*** Source data Section Begins ***
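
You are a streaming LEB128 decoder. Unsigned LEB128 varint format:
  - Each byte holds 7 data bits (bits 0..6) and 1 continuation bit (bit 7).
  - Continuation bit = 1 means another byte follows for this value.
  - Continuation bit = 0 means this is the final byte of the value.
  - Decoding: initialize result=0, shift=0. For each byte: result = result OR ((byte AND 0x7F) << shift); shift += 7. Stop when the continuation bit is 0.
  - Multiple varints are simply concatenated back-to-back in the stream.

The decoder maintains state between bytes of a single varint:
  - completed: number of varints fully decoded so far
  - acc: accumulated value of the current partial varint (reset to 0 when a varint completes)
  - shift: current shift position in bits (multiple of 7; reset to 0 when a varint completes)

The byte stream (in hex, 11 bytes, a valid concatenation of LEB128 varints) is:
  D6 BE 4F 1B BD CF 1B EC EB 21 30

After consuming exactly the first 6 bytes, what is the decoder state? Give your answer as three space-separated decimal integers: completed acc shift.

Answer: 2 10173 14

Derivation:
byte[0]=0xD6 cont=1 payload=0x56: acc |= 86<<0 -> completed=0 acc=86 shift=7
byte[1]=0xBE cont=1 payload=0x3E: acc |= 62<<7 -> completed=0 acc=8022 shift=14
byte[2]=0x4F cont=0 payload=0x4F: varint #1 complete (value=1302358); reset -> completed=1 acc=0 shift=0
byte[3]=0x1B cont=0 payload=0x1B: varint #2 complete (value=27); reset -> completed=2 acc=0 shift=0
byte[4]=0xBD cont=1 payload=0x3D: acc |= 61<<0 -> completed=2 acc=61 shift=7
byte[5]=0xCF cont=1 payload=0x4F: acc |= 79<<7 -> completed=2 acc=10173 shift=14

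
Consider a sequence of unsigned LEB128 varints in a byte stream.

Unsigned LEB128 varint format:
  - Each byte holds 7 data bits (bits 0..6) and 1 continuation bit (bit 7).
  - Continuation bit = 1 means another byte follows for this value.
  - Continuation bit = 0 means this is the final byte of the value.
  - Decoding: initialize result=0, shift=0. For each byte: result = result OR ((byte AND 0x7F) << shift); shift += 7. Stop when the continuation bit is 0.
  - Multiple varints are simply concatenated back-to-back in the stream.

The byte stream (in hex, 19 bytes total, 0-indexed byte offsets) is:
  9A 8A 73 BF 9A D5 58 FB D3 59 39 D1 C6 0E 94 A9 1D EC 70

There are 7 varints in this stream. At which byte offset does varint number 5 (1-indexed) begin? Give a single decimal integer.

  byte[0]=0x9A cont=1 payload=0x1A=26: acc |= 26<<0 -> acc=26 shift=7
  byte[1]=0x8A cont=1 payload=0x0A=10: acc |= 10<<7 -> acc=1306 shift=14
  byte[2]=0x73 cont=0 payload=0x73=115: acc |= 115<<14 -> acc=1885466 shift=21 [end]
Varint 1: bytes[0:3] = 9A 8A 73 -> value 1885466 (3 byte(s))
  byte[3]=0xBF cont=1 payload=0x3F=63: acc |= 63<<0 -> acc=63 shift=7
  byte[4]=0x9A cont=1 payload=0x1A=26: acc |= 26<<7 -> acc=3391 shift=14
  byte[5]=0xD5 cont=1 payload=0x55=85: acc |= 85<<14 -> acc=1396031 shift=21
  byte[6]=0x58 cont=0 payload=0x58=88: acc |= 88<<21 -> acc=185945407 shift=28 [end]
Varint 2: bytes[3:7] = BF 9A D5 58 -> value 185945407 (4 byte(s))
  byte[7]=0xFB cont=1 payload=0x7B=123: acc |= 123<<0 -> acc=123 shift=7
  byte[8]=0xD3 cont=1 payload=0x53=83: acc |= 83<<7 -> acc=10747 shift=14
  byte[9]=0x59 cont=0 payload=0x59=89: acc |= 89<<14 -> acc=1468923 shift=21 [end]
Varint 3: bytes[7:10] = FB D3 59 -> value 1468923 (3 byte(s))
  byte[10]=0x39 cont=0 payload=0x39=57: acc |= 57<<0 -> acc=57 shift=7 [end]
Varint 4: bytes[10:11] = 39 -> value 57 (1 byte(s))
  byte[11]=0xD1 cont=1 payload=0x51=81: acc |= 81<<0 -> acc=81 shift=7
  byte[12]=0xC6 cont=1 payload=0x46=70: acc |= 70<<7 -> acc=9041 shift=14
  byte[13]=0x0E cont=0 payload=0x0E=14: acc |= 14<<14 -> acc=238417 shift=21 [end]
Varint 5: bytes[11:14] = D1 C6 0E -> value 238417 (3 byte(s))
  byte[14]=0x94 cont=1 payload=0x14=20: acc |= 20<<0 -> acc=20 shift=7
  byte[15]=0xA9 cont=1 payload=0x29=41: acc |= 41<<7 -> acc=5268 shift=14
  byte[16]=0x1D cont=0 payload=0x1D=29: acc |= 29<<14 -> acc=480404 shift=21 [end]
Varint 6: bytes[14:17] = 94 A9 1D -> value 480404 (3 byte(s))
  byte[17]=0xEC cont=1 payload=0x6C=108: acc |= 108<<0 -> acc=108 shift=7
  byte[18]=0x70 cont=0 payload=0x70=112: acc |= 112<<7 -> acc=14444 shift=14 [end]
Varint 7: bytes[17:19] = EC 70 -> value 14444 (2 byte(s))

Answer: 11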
*** Source data Section Ends ***
Task to carry out » Each line of the entries above that contains "format" is to be copied.

Expected answer »
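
You are a streaming LEB128 decoder. Unsigned LEB128 varint format:
Unsigned LEB128 varint format: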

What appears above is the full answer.